Where "registers" appears in a line of the entries below, that line should be copied.

▬▬▬

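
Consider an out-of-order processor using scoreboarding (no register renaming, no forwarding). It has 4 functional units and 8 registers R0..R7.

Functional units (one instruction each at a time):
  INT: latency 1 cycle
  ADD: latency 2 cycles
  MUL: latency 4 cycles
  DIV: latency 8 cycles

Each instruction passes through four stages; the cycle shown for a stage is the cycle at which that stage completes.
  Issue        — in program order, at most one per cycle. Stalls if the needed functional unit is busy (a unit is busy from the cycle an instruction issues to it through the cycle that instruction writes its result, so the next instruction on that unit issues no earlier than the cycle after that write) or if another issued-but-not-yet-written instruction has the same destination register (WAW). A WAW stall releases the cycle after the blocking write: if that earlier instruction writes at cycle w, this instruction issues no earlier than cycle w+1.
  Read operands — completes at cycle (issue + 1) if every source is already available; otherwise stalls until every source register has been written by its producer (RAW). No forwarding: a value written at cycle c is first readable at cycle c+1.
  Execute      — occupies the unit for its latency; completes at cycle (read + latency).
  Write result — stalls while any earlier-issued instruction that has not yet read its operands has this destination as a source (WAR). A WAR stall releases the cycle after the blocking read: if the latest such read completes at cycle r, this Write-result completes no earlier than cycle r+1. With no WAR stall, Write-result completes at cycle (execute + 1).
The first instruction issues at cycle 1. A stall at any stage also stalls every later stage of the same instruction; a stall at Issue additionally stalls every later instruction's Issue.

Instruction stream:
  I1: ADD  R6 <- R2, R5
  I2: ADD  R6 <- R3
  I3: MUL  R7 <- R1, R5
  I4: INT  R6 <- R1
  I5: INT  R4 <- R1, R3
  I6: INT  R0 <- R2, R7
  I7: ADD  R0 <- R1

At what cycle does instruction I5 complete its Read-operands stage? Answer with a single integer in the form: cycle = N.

I1  is:1  ro:2  ex:4  wr:5
I2  is:6  ro:7  ex:9  wr:10  — struct: ADD busy until I1 writes@5
I3  is:7  ro:8  ex:12  wr:13
I4  is:11  ro:12  ex:13  wr:14  — WAW R6: wait I2 write@10
I5  is:15  ro:16  ex:17  wr:18  — struct: INT busy until I4 writes@14
I6  is:19  ro:20  ex:21  wr:22  — struct: INT busy until I5 writes@18
I7  is:23  ro:24  ex:26  wr:27  — WAW R0: wait I6 write@22

cycle = 16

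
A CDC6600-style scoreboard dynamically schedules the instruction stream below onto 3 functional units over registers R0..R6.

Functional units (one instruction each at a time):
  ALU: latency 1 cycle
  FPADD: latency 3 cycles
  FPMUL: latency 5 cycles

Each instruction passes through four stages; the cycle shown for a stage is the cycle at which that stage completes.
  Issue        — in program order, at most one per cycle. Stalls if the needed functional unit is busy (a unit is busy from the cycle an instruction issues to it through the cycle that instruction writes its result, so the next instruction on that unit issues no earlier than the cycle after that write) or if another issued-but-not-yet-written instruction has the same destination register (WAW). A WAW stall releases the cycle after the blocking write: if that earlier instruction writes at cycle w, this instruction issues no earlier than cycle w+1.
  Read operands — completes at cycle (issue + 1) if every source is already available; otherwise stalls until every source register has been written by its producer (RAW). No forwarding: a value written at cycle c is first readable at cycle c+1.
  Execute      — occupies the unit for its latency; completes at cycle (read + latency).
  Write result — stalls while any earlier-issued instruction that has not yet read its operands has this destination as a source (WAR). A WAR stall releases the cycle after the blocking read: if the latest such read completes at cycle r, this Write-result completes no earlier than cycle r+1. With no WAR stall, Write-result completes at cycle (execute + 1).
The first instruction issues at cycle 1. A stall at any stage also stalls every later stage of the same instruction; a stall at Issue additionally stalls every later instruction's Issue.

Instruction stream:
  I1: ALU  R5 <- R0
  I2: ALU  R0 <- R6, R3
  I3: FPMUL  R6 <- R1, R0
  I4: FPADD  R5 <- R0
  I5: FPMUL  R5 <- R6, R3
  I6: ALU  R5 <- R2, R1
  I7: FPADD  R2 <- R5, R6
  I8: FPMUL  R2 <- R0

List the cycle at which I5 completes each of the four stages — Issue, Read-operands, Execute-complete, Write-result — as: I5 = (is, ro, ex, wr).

I1: IS=1 RO=2 EX=3 WR=4
I2: IS=5 RO=6 EX=7 WR=8  [struct: ALU busy until I1 writes@4]
I3: IS=6 RO=9 EX=14 WR=15  [RAW R0: wait I2 write@8]
I4: IS=7 RO=9 EX=12 WR=13  [RAW R0: wait I2 write@8]
I5: IS=16 RO=17 EX=22 WR=23  [struct: FPMUL busy until I3 writes@15]
I6: IS=24 RO=25 EX=26 WR=27  [WAW R5: wait I5 write@23]
I7: IS=25 RO=28 EX=31 WR=32  [RAW R5: wait I6 write@27]
I8: IS=33 RO=34 EX=39 WR=40  [WAW R2: wait I7 write@32]

I5 = (16, 17, 22, 23)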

▬▬▬

_Written response_
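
Consider an out-of-order processor using scoreboarding (no register renaming, no forwarding). It has 4 functional units and 8 registers R0..R7.
A CDC6600-style scoreboard dynamically schedules the instruction stream below onto 3 functional units over registers R0..R6.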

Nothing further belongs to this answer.